======== Provided information
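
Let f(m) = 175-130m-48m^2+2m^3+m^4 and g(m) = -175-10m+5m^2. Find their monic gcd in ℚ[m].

-35-2m+m^2

Apply the Euclidean algorithm:
  m^4+2m^3-48m^2-130m+175 = ((1/5)m^2+(4/5)m-1)(5m^2-10m-175) + (0)
Last nonzero remainder: 5m^2-10m-175. Dividing through by 5 gives the monic gcd m^2-2m-35.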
================
Problem to work on: Repeat the data in its entirety, character for character.

Exercise solution:
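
Let f(m) = 175-130m-48m^2+2m^3+m^4 and g(m) = -175-10m+5m^2. Find their monic gcd in ℚ[m].

-35-2m+m^2

Apply the Euclidean algorithm:
  m^4+2m^3-48m^2-130m+175 = ((1/5)m^2+(4/5)m-1)(5m^2-10m-175) + (0)
Last nonzero remainder: 5m^2-10m-175. Dividing through by 5 gives the monic gcd m^2-2m-35.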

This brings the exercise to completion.